Record extracts below:

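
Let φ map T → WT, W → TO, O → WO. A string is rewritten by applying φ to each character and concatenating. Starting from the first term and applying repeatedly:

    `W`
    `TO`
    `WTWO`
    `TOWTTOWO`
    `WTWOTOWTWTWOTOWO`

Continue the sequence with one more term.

Applying the rule to each of the 16 symbols of WTWOTOWTWTWOTOWO gives the pieces TO WT TO WO WT WO TO WT TO WT TO WO WT WO TO WO, which concatenate to the answer.

TOWTTOWOWTWOTOWTTOWTTOWOWTWOTOWO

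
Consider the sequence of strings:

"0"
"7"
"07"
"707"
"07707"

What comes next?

From term 3 onward, concatenate the second-to-last term with the last: 0·7 = 07, 7·07 = 707, …
Continuing: 707 · 07707 gives term 6.

70707707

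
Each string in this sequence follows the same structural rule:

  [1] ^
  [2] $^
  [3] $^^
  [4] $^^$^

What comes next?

$^^$^$^^

From term 3 onward, concatenate the last term with the second-to-last: $^·^ = $^^, $^^·$^ = $^^$^, …
So term 5 is $^^$^·$^^.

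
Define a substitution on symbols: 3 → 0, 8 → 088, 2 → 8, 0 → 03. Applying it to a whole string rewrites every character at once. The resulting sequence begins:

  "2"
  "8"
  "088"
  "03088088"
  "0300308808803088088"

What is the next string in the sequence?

Applying the rule to each of the 19 symbols of 0300308808803088088 gives the pieces 03 0 03 03 0 03 088 088 03 088 088 03 0 03 088 088 03 088 088, which concatenate to the answer.

0300303003088088030880880300308808803088088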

End of Record extracts.

■ Task to carry out ■
Please transcribe every entry above exactly as it appears.

■ Result of the task ■
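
Let φ map T → WT, W → TO, O → WO. A string is rewritten by applying φ to each character and concatenating. Starting from the first term and applying repeatedly:

    `W`
    `TO`
    `WTWO`
    `TOWTTOWO`
    `WTWOTOWTWTWOTOWO`

Continue the sequence with one more term.

Applying the rule to each of the 16 symbols of WTWOTOWTWTWOTOWO gives the pieces TO WT TO WO WT WO TO WT TO WT TO WO WT WO TO WO, which concatenate to the answer.

TOWTTOWOWTWOTOWTTOWTTOWOWTWOTOWO

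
Consider the sequence of strings:

"0"
"7"
"07"
"707"
"07707"

What comes next?

From term 3 onward, concatenate the second-to-last term with the last: 0·7 = 07, 7·07 = 707, …
Continuing: 707 · 07707 gives term 6.

70707707

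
Each string in this sequence follows the same structural rule:

  [1] ^
  [2] $^
  [3] $^^
  [4] $^^$^

What comes next?

$^^$^$^^

From term 3 onward, concatenate the last term with the second-to-last: $^·^ = $^^, $^^·$^ = $^^$^, …
So term 5 is $^^$^·$^^.

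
Define a substitution on symbols: 3 → 0, 8 → 088, 2 → 8, 0 → 03. Applying it to a whole string rewrites every character at once. The resulting sequence begins:

  "2"
  "8"
  "088"
  "03088088"
  "0300308808803088088"

What is the next string in the sequence?

Applying the rule to each of the 19 symbols of 0300308808803088088 gives the pieces 03 0 03 03 0 03 088 088 03 088 088 03 0 03 088 088 03 088 088, which concatenate to the answer.

0300303003088088030880880300308808803088088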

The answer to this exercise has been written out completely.